» Problem to solve
Copy out every line of the records where the string "underlain" occurs.
START Data in this exercise
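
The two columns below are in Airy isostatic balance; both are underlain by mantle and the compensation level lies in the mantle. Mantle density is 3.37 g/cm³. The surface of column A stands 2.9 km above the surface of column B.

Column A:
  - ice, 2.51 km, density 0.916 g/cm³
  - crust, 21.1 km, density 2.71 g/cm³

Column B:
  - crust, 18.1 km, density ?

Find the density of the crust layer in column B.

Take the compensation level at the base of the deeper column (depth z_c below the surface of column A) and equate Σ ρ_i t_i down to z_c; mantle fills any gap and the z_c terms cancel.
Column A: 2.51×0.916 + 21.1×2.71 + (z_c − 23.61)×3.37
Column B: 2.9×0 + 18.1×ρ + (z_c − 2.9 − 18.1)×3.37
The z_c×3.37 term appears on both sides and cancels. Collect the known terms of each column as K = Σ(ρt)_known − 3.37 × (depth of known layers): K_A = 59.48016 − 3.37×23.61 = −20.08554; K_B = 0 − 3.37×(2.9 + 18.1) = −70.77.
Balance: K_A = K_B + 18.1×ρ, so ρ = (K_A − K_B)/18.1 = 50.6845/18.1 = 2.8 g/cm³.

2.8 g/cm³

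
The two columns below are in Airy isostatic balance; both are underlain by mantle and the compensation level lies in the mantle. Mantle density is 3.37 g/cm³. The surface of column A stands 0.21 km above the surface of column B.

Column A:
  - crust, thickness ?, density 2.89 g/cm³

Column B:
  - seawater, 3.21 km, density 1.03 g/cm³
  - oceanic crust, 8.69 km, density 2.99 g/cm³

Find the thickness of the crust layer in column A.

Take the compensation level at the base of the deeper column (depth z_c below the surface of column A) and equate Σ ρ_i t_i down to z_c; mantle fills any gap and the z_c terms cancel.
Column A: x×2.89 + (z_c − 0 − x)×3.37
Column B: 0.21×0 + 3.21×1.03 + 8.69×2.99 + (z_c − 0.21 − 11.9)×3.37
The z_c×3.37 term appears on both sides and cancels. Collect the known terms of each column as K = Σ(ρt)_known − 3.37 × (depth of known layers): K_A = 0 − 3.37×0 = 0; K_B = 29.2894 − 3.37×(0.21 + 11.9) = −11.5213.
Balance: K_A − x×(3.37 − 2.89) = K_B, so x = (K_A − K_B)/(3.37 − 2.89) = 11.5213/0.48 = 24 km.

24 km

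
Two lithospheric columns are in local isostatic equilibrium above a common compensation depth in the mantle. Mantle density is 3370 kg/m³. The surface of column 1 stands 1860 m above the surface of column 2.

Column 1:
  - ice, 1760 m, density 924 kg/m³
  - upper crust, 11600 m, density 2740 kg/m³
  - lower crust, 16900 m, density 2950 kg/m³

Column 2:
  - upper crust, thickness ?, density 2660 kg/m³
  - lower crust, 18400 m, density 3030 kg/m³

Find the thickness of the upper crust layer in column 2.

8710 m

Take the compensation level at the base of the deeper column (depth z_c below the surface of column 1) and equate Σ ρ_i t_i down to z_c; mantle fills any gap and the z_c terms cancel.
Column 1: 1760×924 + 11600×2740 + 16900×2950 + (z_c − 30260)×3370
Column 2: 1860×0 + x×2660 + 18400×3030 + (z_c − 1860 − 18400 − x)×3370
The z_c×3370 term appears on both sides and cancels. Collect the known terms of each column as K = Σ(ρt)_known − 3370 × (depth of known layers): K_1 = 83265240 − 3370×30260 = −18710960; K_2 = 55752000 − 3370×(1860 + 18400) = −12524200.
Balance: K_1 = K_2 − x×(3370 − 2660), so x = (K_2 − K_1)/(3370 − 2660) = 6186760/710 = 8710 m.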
END Data in this exercise
START Data in this exercise
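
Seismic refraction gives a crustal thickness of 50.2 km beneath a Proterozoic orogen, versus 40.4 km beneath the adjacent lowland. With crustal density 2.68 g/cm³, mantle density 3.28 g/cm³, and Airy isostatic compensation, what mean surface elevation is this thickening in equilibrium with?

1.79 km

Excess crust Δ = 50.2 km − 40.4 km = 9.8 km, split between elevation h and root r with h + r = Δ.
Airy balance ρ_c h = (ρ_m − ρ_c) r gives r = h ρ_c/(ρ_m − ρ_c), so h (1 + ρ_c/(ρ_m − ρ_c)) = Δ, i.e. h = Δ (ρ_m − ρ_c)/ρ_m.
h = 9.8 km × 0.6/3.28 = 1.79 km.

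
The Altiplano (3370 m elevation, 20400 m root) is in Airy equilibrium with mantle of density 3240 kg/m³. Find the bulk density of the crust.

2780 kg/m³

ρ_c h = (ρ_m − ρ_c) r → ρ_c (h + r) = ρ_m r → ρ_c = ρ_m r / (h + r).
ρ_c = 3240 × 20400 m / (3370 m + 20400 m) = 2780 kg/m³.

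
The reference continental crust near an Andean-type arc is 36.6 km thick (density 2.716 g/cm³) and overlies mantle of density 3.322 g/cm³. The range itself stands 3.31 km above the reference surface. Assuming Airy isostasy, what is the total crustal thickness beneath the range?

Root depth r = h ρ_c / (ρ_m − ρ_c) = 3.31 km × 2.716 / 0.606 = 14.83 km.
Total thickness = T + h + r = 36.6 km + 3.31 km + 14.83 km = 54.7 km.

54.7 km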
END Data in this exercise
» Written response
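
The two columns below are in Airy isostatic balance; both are underlain by mantle and the compensation level lies in the mantle. Mantle density is 3.37 g/cm³. The surface of column A stands 2.9 km above the surface of column B.
The two columns below are in Airy isostatic balance; both are underlain by mantle and the compensation level lies in the mantle. Mantle density is 3.37 g/cm³. The surface of column A stands 0.21 km above the surface of column B.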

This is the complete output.